Top of INPUT DATA

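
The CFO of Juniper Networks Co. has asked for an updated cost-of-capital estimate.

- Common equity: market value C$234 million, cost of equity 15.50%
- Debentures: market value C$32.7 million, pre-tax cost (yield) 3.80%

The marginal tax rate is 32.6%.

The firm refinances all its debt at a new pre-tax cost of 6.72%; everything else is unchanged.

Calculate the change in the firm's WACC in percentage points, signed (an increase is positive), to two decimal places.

+0.24 pp

Current WACC:
Total capital V = 234 + 32.7 = 266.7.
Equity: weight = 234/266.7 = 0.8774; cost = 15.5%.
Debentures: weight = 32.7/266.7 = 0.1226; after-tax cost = 3.8% × (1 − 32.6%) = 2.5612%.
WACC = 0.8774 × 15.5000% + 0.1226 × 2.5612% = 13.9136%.
After the change:
Total capital V = 234 + 32.7 = 266.7.
Equity: weight = 234/266.7 = 0.8774; cost = 15.5%.
Debentures: weight = 32.7/266.7 = 0.1226; after-tax cost = 6.72% × (1 − 32.6%) = 4.5293%.
WACC = 0.8774 × 15.5000% + 0.1226 × 4.5293% = 14.1549%.
Change in WACC = 14.1549% − 13.9136% = 0.2413 pp.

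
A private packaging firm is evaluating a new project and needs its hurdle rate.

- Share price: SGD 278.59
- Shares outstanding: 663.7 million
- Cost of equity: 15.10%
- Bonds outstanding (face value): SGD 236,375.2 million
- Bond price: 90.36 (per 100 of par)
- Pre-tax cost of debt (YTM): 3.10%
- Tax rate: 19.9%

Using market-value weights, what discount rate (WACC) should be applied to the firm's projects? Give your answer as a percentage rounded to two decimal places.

Market value of equity E = 278.59 × 663.7m = 184900.183m. Market value of debt D = 236375.2m × 90.36/100 = 213588.63072m.
Total capital V = 184900.183 + 213588.63072 = 398488.81372.
Equity: weight = 184900.183/398488.81372 = 0.4640; cost = 15.1%.
Bonds outstanding: weight = 213588.63072/398488.81372 = 0.5360; after-tax cost = 3.1% × (1 − 19.9%) = 2.4831%.
WACC = 0.4640 × 15.1000% + 0.5360 × 2.4831% = 8.3374%.

8.34%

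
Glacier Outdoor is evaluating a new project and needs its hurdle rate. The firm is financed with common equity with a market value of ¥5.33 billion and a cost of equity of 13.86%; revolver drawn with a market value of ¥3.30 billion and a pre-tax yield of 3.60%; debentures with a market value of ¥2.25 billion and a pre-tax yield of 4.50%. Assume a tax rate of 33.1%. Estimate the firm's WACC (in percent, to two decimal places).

Total capital V = 5.33 + 3.3 + 2.25 = 10.88.
Equity: weight = 5.33/10.88 = 0.4899; cost = 13.86%.
Revolver drawn: weight = 3.3/10.88 = 0.3033; after-tax cost = 3.6% × (1 − 33.1%) = 2.4084%.
Debentures: weight = 2.25/10.88 = 0.2068; after-tax cost = 4.5% × (1 − 33.1%) = 3.0105%.
WACC = 0.4899 × 13.8600% + 0.3033 × 2.4084% + 0.2068 × 3.0105% = 8.1429%.

8.14%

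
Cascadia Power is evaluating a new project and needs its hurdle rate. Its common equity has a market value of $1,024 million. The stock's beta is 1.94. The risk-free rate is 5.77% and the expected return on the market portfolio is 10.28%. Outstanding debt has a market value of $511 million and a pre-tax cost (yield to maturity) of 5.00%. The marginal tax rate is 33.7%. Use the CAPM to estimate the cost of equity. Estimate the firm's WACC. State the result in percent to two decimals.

Market risk premium = 10.28% − 5.77% = 4.51%.
Cost of equity via CAPM: Re = 5.77% + 1.94 × 4.51% = 14.5194%.
Total capital V = 1024 + 511 = 1535.
Equity: weight = 1024/1535 = 0.6671; cost = 14.5194%.
Debt: weight = 511/1535 = 0.3329; after-tax cost = 5% × (1 − 33.7%) = 3.3150%.
WACC = 0.6671 × 14.5194% + 0.3329 × 3.3150% = 10.7895%.

10.79%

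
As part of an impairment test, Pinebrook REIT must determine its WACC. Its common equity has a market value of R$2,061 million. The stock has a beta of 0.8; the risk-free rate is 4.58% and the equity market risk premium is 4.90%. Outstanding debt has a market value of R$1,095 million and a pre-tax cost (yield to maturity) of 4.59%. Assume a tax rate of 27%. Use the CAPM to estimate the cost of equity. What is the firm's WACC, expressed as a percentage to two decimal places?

Cost of equity via CAPM: Re = 4.58% + 0.8 × 4.9% = 8.5000%.
Total capital V = 2061 + 1095 = 3156.
Equity: weight = 2061/3156 = 0.6530; cost = 8.5%.
Debt: weight = 1095/3156 = 0.3470; after-tax cost = 4.59% × (1 − 27%) = 3.3507%.
WACC = 0.6530 × 8.5000% + 0.3470 × 3.3507% = 6.7134%.

6.71%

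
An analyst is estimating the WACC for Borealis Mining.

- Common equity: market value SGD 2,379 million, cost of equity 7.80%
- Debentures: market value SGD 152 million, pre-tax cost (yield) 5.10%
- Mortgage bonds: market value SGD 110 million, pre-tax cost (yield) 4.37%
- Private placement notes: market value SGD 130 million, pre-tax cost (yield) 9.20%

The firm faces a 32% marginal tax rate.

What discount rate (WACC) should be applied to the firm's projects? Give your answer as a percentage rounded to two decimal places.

Total capital V = 2379 + 152 + 110 + 130 = 2771.
Equity: weight = 2379/2771 = 0.8585; cost = 7.8%.
Debentures: weight = 152/2771 = 0.0549; after-tax cost = 5.1% × (1 − 32%) = 3.4680%.
Mortgage bonds: weight = 110/2771 = 0.0397; after-tax cost = 4.37% × (1 − 32%) = 2.9716%.
Private placement notes: weight = 130/2771 = 0.0469; after-tax cost = 9.2% × (1 − 32%) = 6.2560%.
WACC = 0.8585 × 7.8000% + 0.0549 × 3.4680% + 0.0397 × 2.9716% + 0.0469 × 6.2560% = 7.2983%.

7.30%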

Bottom of INPUT DATA

### EXERCISE DIRECTIONS
Give all of the lines above again, exactly as they are.

### RESPONSE TO THE TASK
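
The CFO of Juniper Networks Co. has asked for an updated cost-of-capital estimate.

- Common equity: market value C$234 million, cost of equity 15.50%
- Debentures: market value C$32.7 million, pre-tax cost (yield) 3.80%

The marginal tax rate is 32.6%.

The firm refinances all its debt at a new pre-tax cost of 6.72%; everything else is unchanged.

Calculate the change in the firm's WACC in percentage points, signed (an increase is positive), to two decimal places.

+0.24 pp

Current WACC:
Total capital V = 234 + 32.7 = 266.7.
Equity: weight = 234/266.7 = 0.8774; cost = 15.5%.
Debentures: weight = 32.7/266.7 = 0.1226; after-tax cost = 3.8% × (1 − 32.6%) = 2.5612%.
WACC = 0.8774 × 15.5000% + 0.1226 × 2.5612% = 13.9136%.
After the change:
Total capital V = 234 + 32.7 = 266.7.
Equity: weight = 234/266.7 = 0.8774; cost = 15.5%.
Debentures: weight = 32.7/266.7 = 0.1226; after-tax cost = 6.72% × (1 − 32.6%) = 4.5293%.
WACC = 0.8774 × 15.5000% + 0.1226 × 4.5293% = 14.1549%.
Change in WACC = 14.1549% − 13.9136% = 0.2413 pp.

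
A private packaging firm is evaluating a new project and needs its hurdle rate.

- Share price: SGD 278.59
- Shares outstanding: 663.7 million
- Cost of equity: 15.10%
- Bonds outstanding (face value): SGD 236,375.2 million
- Bond price: 90.36 (per 100 of par)
- Pre-tax cost of debt (YTM): 3.10%
- Tax rate: 19.9%

Using market-value weights, what discount rate (WACC) should be applied to the firm's projects? Give your answer as a percentage rounded to two decimal places.

Market value of equity E = 278.59 × 663.7m = 184900.183m. Market value of debt D = 236375.2m × 90.36/100 = 213588.63072m.
Total capital V = 184900.183 + 213588.63072 = 398488.81372.
Equity: weight = 184900.183/398488.81372 = 0.4640; cost = 15.1%.
Bonds outstanding: weight = 213588.63072/398488.81372 = 0.5360; after-tax cost = 3.1% × (1 − 19.9%) = 2.4831%.
WACC = 0.4640 × 15.1000% + 0.5360 × 2.4831% = 8.3374%.

8.34%

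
Glacier Outdoor is evaluating a new project and needs its hurdle rate. The firm is financed with common equity with a market value of ¥5.33 billion and a cost of equity of 13.86%; revolver drawn with a market value of ¥3.30 billion and a pre-tax yield of 3.60%; debentures with a market value of ¥2.25 billion and a pre-tax yield of 4.50%. Assume a tax rate of 33.1%. Estimate the firm's WACC (in percent, to two decimal places).

Total capital V = 5.33 + 3.3 + 2.25 = 10.88.
Equity: weight = 5.33/10.88 = 0.4899; cost = 13.86%.
Revolver drawn: weight = 3.3/10.88 = 0.3033; after-tax cost = 3.6% × (1 − 33.1%) = 2.4084%.
Debentures: weight = 2.25/10.88 = 0.2068; after-tax cost = 4.5% × (1 − 33.1%) = 3.0105%.
WACC = 0.4899 × 13.8600% + 0.3033 × 2.4084% + 0.2068 × 3.0105% = 8.1429%.

8.14%

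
Cascadia Power is evaluating a new project and needs its hurdle rate. Its common equity has a market value of $1,024 million. The stock's beta is 1.94. The risk-free rate is 5.77% and the expected return on the market portfolio is 10.28%. Outstanding debt has a market value of $511 million and a pre-tax cost (yield to maturity) of 5.00%. The marginal tax rate is 33.7%. Use the CAPM to estimate the cost of equity. Estimate the firm's WACC. State the result in percent to two decimals.

Market risk premium = 10.28% − 5.77% = 4.51%.
Cost of equity via CAPM: Re = 5.77% + 1.94 × 4.51% = 14.5194%.
Total capital V = 1024 + 511 = 1535.
Equity: weight = 1024/1535 = 0.6671; cost = 14.5194%.
Debt: weight = 511/1535 = 0.3329; after-tax cost = 5% × (1 − 33.7%) = 3.3150%.
WACC = 0.6671 × 14.5194% + 0.3329 × 3.3150% = 10.7895%.

10.79%

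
As part of an impairment test, Pinebrook REIT must determine its WACC. Its common equity has a market value of R$2,061 million. The stock has a beta of 0.8; the risk-free rate is 4.58% and the equity market risk premium is 4.90%. Outstanding debt has a market value of R$1,095 million and a pre-tax cost (yield to maturity) of 4.59%. Assume a tax rate of 27%. Use the CAPM to estimate the cost of equity. What is the firm's WACC, expressed as a percentage to two decimal places?

Cost of equity via CAPM: Re = 4.58% + 0.8 × 4.9% = 8.5000%.
Total capital V = 2061 + 1095 = 3156.
Equity: weight = 2061/3156 = 0.6530; cost = 8.5%.
Debt: weight = 1095/3156 = 0.3470; after-tax cost = 4.59% × (1 − 27%) = 3.3507%.
WACC = 0.6530 × 8.5000% + 0.3470 × 3.3507% = 6.7134%.

6.71%

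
An analyst is estimating the WACC for Borealis Mining.

- Common equity: market value SGD 2,379 million, cost of equity 7.80%
- Debentures: market value SGD 152 million, pre-tax cost (yield) 5.10%
- Mortgage bonds: market value SGD 110 million, pre-tax cost (yield) 4.37%
- Private placement notes: market value SGD 130 million, pre-tax cost (yield) 9.20%

The firm faces a 32% marginal tax rate.

What discount rate (WACC) should be applied to the firm's projects? Give your answer as a percentage rounded to two decimal places.

Total capital V = 2379 + 152 + 110 + 130 = 2771.
Equity: weight = 2379/2771 = 0.8585; cost = 7.8%.
Debentures: weight = 152/2771 = 0.0549; after-tax cost = 5.1% × (1 − 32%) = 3.4680%.
Mortgage bonds: weight = 110/2771 = 0.0397; after-tax cost = 4.37% × (1 − 32%) = 2.9716%.
Private placement notes: weight = 130/2771 = 0.0469; after-tax cost = 9.2% × (1 − 32%) = 6.2560%.
WACC = 0.8585 × 7.8000% + 0.0549 × 3.4680% + 0.0397 × 2.9716% + 0.0469 × 6.2560% = 7.2983%.

7.30%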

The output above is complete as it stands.